++++ Record extracts
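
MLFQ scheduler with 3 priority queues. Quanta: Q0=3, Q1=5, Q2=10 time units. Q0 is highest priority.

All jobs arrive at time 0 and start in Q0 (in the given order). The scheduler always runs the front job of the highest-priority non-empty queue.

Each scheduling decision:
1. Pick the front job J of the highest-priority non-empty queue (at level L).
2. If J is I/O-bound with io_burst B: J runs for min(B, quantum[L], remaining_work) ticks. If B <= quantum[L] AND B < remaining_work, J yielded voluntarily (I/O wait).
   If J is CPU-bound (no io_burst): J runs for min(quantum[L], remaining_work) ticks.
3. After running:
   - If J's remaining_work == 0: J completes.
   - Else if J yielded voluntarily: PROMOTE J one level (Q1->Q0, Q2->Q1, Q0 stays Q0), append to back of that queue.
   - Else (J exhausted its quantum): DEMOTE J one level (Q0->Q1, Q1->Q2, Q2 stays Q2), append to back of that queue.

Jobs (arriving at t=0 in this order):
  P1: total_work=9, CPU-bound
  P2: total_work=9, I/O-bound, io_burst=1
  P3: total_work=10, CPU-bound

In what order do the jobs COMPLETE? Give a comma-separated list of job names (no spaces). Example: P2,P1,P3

t=0-3: P1@Q0 runs 3, rem=6, quantum used, demote→Q1. Q0=[P2,P3] Q1=[P1] Q2=[]
t=3-4: P2@Q0 runs 1, rem=8, I/O yield, promote→Q0. Q0=[P3,P2] Q1=[P1] Q2=[]
t=4-7: P3@Q0 runs 3, rem=7, quantum used, demote→Q1. Q0=[P2] Q1=[P1,P3] Q2=[]
t=7-8: P2@Q0 runs 1, rem=7, I/O yield, promote→Q0. Q0=[P2] Q1=[P1,P3] Q2=[]
t=8-9: P2@Q0 runs 1, rem=6, I/O yield, promote→Q0. Q0=[P2] Q1=[P1,P3] Q2=[]
t=9-10: P2@Q0 runs 1, rem=5, I/O yield, promote→Q0. Q0=[P2] Q1=[P1,P3] Q2=[]
t=10-11: P2@Q0 runs 1, rem=4, I/O yield, promote→Q0. Q0=[P2] Q1=[P1,P3] Q2=[]
t=11-12: P2@Q0 runs 1, rem=3, I/O yield, promote→Q0. Q0=[P2] Q1=[P1,P3] Q2=[]
t=12-13: P2@Q0 runs 1, rem=2, I/O yield, promote→Q0. Q0=[P2] Q1=[P1,P3] Q2=[]
t=13-14: P2@Q0 runs 1, rem=1, I/O yield, promote→Q0. Q0=[P2] Q1=[P1,P3] Q2=[]
t=14-15: P2@Q0 runs 1, rem=0, completes. Q0=[] Q1=[P1,P3] Q2=[]
t=15-20: P1@Q1 runs 5, rem=1, quantum used, demote→Q2. Q0=[] Q1=[P3] Q2=[P1]
t=20-25: P3@Q1 runs 5, rem=2, quantum used, demote→Q2. Q0=[] Q1=[] Q2=[P1,P3]
t=25-26: P1@Q2 runs 1, rem=0, completes. Q0=[] Q1=[] Q2=[P3]
t=26-28: P3@Q2 runs 2, rem=0, completes. Q0=[] Q1=[] Q2=[]

Answer: P2,P1,P3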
++++++++
- [Assignment]: Copy range, inclusive: the line holding "P1: total_work=9, CPU-bound" to the line holding "P3: total_work=10, CPU-bound". Reproduce exactly those lines of the records above and no others.

- [Expected output]:
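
  P1: total_work=9, CPU-bound
  P2: total_work=9, I/O-bound, io_burst=1
  P3: total_work=10, CPU-bound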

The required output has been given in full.